[[ Given information open ]]

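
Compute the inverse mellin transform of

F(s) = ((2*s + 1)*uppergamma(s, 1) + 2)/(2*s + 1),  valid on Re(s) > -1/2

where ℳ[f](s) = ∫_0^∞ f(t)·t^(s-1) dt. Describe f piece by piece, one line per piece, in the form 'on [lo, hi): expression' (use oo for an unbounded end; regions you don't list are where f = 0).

on [0, 1): sqrt(t)
on [1, oo): exp(-t)

the 2 pieces separated at 1 each add one integral
between 0 and 1 the integrand is sqrt(t)·t^(s-1)
segment 1 to ∞ holds exp(-t); add its integral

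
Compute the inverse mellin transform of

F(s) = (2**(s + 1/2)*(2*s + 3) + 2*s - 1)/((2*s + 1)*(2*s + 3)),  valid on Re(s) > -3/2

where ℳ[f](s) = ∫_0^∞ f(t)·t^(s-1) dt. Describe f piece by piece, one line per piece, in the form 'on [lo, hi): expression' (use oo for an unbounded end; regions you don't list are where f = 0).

the shared t-power comes off first: t on [0, 1); 1/2 on [1, 2)
breakpoints 1: one integral from each of the 2 segments
piece [0, 1): integrate t**(3/2) against the kernel
over [1, 2), the kernel integral of sqrt(t)/2 enters the sum

on [0, 1): t**(3/2)
on [1, 2): sqrt(t)/2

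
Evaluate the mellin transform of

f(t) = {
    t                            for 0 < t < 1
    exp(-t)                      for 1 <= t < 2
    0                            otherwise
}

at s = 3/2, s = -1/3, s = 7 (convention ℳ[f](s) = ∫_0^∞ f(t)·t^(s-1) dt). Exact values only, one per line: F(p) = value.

F(3/2) = -sqrt(2)*exp(-2) - sqrt(pi)*erfc(sqrt(2))/2 + sqrt(pi)*erfc(1)/2 + exp(-1) + 2/5
F(-1/3) = -uppergamma(-1/3, 2) + uppergamma(-1/3, 1) + 3/2
F(7) = -5296*exp(-2) + 1/8 + 1957*exp(-1)

breakpoints 1: one integral from each of the 2 segments
∫ t·t^(s-1) over [0, 1)
segment 1 to 2 holds exp(-t); add its integral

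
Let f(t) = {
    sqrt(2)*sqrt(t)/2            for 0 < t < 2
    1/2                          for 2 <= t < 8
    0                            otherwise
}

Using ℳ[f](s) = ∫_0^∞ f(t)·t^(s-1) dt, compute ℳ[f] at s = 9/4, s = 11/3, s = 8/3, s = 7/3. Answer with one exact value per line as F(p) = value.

reversing the common scale on t: sqrt(t) on [0, 1); 1/2 on [1, 4)
remove the power substitution first: t on [0, 1); 1/2 on [1, 2)
breakpoints 2: one integral from each of the 2 segments
∫ sqrt(2)*sqrt(t)/2·t^(s-1) over [0, 2)
for t in [2, 8): the term is ∫ 1/2·t^(s-1)

F(9/4) = 8*2**(1/4)*(7 + 176*sqrt(2))/99
F(11/3) = 228*2**(2/3)/275 + 3072/11
F(8/3) = 39*2**(2/3)/76 + 48
F(7/3) = 66*2**(1/3)/119 + 192/7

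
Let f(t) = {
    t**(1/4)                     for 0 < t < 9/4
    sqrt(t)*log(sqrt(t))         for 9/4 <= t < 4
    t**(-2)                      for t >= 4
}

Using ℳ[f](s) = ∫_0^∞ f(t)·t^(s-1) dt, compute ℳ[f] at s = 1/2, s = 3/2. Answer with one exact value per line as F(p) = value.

remove the power substitution first: sqrt(t) on [0, 3/2); t*log(t) on [3/2, 2); t**(-4) on [2, ∞)
treat the 3 regions marked off by 9/4, 4 separately and sum
over [0, 9/4), the kernel integral of t**(1/4) enters the sum
on [9/4, 4) integrate f = sqrt(t)*log(sqrt(t)) against the kernel
∫ over [4, ∞) of t**(-2)·t^(s-1) joins the sum

F(1/2) = -9*log(3)/4 - 19/24 + sqrt(6) + 25*log(2)/4
F(3/2) = -81*log(3)/32 - 47/128 + 27*sqrt(6)/28 + 337*log(2)/32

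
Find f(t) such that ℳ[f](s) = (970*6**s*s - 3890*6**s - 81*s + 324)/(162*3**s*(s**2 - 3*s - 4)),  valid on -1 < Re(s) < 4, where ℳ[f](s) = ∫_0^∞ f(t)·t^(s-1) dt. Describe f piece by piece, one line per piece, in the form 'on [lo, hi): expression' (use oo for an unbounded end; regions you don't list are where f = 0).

the common scale on t comes off first: t on [0, 1/2); 2*t on [1/2, 3); t**(-4) on [3, ∞)
the 3 pieces separated at 1/3, 2 each add one integral
segment [0, 1/3) carries 3*t/2; integrate it
between 1/3 and 2 the integrand is 3*t·t^(s-1)
[2, ∞) adds the kernel integral of 16/(81*t**4)

on [0, 1/3): 3*t/2
on [1/3, 2): 3*t
on [2, oo): 16/(81*t**4)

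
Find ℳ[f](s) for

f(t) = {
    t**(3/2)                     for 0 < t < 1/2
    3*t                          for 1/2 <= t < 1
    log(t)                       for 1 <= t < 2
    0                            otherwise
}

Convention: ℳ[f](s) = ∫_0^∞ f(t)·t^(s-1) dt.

(-2*2**(2*s)*(s + 1)*(2*s + 3) + 6*2**s*s**2*(2*s + 3) + 2*2**s*(s + 1)*(2*s + 3) + 4**s*s*(s + 1)*(2*s + 3)*log(4) + sqrt(2)*s**2*(s + 1) - 3*s**2*(2*s + 3))/(2*2**s*s**2*(s + 1)*(2*s + 3))
  Re(s) > -3/2

integrate the 3 segments split at 1/2, 1, then add the results
∫ over [0, 1/2) of t**(3/2)·t^(s-1) joins the sum
on [1/2, 1): add ∫ 3*t·t^(s-1) dt
on [1, 2): add ∫ log(t)·t^(s-1) dt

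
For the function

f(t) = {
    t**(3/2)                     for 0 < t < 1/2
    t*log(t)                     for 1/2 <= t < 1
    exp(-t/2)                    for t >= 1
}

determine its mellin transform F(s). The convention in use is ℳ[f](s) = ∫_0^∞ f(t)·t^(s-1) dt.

(2*2**(2*s)*(2*s + 3)*(s**2 + 2*s + 1)*uppergamma(s, 1/2) - 2*2**s*(2*s + 3) + s*(2*s + 3)*log(2) + 2*s + (2*s + 3)*log(2) + sqrt(2)*(s**2 + 2*s + 1) + 3)/(2*2**s*(2*s + 3)*(s**2 + 2*s + 1))
  Re(s) > -3/2

along the cuts 1/2, 1, ℳ[f](s) splits into 3 integrals
over [0, 1/2), the kernel integral of t**(3/2) enters the sum
on [1/2, 1): add ∫ t*log(t)·t^(s-1) dt
segment [1, ∞) carries exp(-t/2); integrate it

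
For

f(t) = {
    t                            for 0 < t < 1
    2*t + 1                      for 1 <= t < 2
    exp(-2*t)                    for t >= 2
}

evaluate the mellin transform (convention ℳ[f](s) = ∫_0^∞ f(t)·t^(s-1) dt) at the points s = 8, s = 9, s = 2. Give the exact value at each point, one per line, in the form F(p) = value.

split f at 1, 2: ℳ[f](s) collects 3 kernel integrals
[0, 1) adds the kernel integral of t
∫ (2*t + 1)·t^(s-1) over [1, 2)
∫ over [2, ∞) of exp(-2*t)·t^(s-1) joins the sum

F(8) = 16319*exp(-4)/16 + 3493/24
F(9) = 16831*exp(-4)/4 + 23533/90
F(2) = 5*exp(-4)/4 + 13/2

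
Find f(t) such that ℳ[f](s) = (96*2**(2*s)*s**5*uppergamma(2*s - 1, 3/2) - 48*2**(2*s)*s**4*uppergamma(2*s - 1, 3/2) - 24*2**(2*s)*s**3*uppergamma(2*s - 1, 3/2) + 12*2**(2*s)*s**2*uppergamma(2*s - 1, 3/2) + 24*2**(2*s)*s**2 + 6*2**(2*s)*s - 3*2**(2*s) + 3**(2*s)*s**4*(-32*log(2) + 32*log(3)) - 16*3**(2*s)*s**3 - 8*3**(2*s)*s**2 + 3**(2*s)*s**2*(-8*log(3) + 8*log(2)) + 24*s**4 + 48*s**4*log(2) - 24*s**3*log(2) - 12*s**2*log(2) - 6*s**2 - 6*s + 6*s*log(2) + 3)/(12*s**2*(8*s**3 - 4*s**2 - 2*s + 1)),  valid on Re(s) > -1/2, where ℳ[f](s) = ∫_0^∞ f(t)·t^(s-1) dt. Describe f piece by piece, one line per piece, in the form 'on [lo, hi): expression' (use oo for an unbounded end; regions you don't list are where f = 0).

peel off the power substitution: t/4 on [0, 1); log(t/2)/2 on [1, 2); log(t/2)/t on [2, 3); …
peel off the shared t-power: t**2/4 on [0, 1); t*log(t/2)/2 on [1, 2); log(t/2) on [2, 3); …
the common scale on t comes off first: t**2 on [0, 1/2); t*log(t) on [1/2, 1); log(t) on [1, 3/2); …
integrate the 4 segments split at 1, 4, 9, then add the results
on [0, 1): add ∫ sqrt(t)/4·t^(s-1) dt
on [1, 4): add ∫ log(sqrt(t)/2)/2·t^(s-1) dt
∫ log(sqrt(t)/2)/sqrt(t)·t^(s-1) over [4, 9)
[9, ∞) adds the kernel integral of exp(-sqrt(t)/2)/sqrt(t)

on [0, 1): sqrt(t)/4
on [1, 4): log(sqrt(t)/2)/2
on [4, 9): log(sqrt(t)/2)/sqrt(t)
on [9, oo): exp(-sqrt(t)/2)/sqrt(t)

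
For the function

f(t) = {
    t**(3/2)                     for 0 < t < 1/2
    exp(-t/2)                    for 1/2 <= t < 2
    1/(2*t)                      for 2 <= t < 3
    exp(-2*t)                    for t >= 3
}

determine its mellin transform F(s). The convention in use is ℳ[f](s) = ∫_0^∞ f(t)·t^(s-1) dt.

(12*24**s*(s - 1)*(2*s + 3)*uppergamma(s, 1/4) - 12*24**s*(s - 1)*(2*s + 3)*uppergamma(s, 1) - 3*24**s*(2*s + 3) + 2*36**s*(2*s + 3) + 12*6**s*(s - 1)*(2*s + 3)*uppergamma(s, 6) + 6*sqrt(2)*6**s*(s - 1))/(12*12**s*(s - 1)*(2*s + 3))
  Re(s) > -3/2

slice at 1/2, 2, 3, transform all 4 pieces, and sum them
between 0 and 1/2 the integrand is t**(3/2)·t^(s-1)
∫ over [1/2, 2) of exp(-t/2)·t^(s-1) joins the sum
for t in [2, 3): the term is ∫ 1/(2*t)·t^(s-1)
the [3, ∞) slice contributes ∫ exp(-2*t)·t^(s-1) dt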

[[ Given information closed ]]

Aim of the task: Only the lines from the beginning of the material to the line containing "F(s) = (2**(s + 1/2)*(2*s" should be echoed, verbatim and in full.

Exercise output:
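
Compute the inverse mellin transform of

F(s) = ((2*s + 1)*uppergamma(s, 1) + 2)/(2*s + 1),  valid on Re(s) > -1/2

where ℳ[f](s) = ∫_0^∞ f(t)·t^(s-1) dt. Describe f piece by piece, one line per piece, in the form 'on [lo, hi): expression' (use oo for an unbounded end; regions you don't list are where f = 0).

on [0, 1): sqrt(t)
on [1, oo): exp(-t)

the 2 pieces separated at 1 each add one integral
between 0 and 1 the integrand is sqrt(t)·t^(s-1)
segment 1 to ∞ holds exp(-t); add its integral

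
Compute the inverse mellin transform of

F(s) = (2**(s + 1/2)*(2*s + 3) + 2*s - 1)/((2*s + 1)*(2*s + 3)),  valid on Re(s) > -3/2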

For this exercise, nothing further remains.